RAW DATA>

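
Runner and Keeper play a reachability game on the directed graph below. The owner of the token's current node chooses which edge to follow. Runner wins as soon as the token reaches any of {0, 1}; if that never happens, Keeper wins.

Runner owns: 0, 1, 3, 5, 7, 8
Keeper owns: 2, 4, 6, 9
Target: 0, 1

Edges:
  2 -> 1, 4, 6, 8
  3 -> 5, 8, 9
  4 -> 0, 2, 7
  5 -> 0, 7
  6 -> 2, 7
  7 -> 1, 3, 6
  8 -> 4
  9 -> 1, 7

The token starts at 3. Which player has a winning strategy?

Runner

A0 = {0, 1}
A1: add {5, 7} — 5 (Runner) has 5→0; 7 (Runner) has 7→1.
A2: add {3, 9} — 3 (Runner) has 3→5; 9 (Keeper): all of {1, 7} already in.
A3 = A2; e.g. 2 (Keeper) can still go to 4. Fixed point.
3 ∈ A2, so Runner can force the target.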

THE PROBLEM> In the entries above, how many lines hold the word "owns"? Answer with the number only.

TASK RESULT> 2